------ MATERIAL FOR THIS EXERCISE

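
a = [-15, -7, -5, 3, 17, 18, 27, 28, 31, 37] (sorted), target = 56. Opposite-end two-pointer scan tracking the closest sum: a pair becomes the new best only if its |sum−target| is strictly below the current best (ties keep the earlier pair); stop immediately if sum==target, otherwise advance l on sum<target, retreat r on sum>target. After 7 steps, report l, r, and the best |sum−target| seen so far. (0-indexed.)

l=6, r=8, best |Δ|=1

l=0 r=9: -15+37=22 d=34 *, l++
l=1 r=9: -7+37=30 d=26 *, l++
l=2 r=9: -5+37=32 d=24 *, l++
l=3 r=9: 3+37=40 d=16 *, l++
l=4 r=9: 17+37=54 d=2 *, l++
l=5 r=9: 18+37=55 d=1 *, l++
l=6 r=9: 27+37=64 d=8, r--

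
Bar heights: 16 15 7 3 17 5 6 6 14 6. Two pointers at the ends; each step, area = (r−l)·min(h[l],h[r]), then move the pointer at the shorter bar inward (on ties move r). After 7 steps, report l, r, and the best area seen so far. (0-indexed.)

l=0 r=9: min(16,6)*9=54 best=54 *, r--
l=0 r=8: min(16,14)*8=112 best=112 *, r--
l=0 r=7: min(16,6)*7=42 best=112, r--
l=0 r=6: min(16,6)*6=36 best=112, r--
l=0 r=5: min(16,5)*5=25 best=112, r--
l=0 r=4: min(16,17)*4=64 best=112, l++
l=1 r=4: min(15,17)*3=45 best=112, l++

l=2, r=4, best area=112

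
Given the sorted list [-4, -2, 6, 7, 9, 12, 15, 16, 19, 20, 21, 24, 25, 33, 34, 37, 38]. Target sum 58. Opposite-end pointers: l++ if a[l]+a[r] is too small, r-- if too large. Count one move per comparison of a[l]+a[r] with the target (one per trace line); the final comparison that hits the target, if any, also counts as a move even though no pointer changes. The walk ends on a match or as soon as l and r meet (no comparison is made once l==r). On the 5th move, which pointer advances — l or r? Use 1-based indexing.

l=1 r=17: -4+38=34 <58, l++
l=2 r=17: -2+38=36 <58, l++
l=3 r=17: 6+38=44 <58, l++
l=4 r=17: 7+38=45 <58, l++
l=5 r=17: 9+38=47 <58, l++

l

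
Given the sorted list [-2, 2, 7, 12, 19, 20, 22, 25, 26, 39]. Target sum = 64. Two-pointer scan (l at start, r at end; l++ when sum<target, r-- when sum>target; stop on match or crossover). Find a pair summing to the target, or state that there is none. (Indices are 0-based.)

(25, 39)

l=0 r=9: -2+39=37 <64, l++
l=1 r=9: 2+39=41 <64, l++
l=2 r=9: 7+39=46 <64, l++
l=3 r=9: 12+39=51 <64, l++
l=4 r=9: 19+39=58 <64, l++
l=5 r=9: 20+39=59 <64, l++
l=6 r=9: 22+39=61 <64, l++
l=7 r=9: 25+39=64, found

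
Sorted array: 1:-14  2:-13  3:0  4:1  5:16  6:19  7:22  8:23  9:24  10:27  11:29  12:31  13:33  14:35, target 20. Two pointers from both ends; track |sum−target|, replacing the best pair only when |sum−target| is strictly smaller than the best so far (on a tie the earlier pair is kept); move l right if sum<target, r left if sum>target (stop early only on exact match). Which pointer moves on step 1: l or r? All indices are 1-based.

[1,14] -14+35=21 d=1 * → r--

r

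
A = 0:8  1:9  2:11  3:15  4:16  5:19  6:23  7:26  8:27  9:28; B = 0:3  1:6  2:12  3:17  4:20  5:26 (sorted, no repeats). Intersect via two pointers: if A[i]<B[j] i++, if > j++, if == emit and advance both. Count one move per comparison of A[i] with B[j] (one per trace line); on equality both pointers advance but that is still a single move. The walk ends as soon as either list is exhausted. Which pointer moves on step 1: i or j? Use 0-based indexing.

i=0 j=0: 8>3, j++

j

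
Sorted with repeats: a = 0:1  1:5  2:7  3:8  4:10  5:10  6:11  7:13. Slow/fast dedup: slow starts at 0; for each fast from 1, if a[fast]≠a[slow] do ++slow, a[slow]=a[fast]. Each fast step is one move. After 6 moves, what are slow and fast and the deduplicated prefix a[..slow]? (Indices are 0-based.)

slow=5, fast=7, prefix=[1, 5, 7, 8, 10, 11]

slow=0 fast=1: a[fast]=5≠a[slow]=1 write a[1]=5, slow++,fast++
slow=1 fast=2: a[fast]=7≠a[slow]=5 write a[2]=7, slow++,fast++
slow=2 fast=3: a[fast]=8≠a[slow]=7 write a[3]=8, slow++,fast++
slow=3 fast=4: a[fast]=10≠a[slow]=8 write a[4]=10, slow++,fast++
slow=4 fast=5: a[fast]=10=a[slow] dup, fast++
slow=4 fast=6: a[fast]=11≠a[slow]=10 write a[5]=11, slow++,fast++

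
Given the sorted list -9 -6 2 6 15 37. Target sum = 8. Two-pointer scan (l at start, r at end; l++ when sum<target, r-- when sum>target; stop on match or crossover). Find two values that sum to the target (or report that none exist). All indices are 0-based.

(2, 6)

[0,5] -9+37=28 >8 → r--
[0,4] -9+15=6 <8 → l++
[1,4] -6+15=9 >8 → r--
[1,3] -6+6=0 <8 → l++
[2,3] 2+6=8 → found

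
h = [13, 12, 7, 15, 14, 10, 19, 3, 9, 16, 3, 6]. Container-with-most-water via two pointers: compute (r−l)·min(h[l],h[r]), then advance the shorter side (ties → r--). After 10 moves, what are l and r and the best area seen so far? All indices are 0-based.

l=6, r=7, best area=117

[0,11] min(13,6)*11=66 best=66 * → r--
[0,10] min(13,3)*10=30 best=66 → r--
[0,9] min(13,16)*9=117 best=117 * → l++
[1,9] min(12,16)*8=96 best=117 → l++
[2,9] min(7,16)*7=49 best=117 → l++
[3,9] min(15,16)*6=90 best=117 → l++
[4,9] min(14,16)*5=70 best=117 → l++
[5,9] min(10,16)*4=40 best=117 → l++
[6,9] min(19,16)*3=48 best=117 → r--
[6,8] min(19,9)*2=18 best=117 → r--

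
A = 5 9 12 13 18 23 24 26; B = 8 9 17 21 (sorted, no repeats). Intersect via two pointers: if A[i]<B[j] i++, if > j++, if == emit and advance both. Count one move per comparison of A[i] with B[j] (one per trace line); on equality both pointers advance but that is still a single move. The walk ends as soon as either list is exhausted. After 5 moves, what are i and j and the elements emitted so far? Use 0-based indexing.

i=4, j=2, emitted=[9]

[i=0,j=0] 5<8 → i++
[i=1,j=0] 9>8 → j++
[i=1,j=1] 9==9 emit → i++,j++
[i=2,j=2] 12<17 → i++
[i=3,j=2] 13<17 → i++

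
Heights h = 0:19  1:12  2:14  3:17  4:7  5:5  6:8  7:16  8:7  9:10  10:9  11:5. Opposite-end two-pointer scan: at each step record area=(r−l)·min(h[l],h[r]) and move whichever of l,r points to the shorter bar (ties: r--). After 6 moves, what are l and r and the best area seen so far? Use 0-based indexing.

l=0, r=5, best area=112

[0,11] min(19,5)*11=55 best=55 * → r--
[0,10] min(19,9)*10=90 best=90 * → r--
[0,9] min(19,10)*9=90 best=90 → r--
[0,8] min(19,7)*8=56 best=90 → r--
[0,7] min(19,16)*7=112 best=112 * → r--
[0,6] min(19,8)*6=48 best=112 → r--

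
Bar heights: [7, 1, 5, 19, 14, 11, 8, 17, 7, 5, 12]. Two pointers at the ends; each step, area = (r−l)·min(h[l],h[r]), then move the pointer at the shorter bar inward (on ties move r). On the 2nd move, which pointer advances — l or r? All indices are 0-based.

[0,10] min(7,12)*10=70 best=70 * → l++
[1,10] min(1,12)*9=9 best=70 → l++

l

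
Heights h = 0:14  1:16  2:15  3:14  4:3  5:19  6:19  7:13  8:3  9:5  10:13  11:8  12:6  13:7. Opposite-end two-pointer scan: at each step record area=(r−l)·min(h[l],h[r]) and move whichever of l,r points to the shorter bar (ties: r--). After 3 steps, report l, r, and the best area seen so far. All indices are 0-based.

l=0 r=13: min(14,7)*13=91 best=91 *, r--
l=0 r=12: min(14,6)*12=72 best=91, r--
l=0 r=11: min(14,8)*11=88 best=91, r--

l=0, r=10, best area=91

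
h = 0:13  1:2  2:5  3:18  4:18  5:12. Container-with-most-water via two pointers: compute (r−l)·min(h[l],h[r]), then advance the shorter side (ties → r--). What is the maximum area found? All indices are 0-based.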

------------

> YOUR INSTRUCTIONS: All lines from the line holding "Heights h = 0:14" through the end of the records above need to be transcribed exactly, and no other text should appear.

> EXERCISE SOLUTION:
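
Heights h = 0:14  1:16  2:15  3:14  4:3  5:19  6:19  7:13  8:3  9:5  10:13  11:8  12:6  13:7. Opposite-end two-pointer scan: at each step record area=(r−l)·min(h[l],h[r]) and move whichever of l,r points to the shorter bar (ties: r--). After 3 steps, report l, r, and the best area seen so far. All indices are 0-based.

l=0 r=13: min(14,7)*13=91 best=91 *, r--
l=0 r=12: min(14,6)*12=72 best=91, r--
l=0 r=11: min(14,8)*11=88 best=91, r--

l=0, r=10, best area=91

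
h = 0:13  1:2  2:5  3:18  4:18  5:12. Container-with-most-water via two pointers: compute (r−l)·min(h[l],h[r]), then advance the shorter side (ties → r--). What is the maximum area found? All indices are 0-based.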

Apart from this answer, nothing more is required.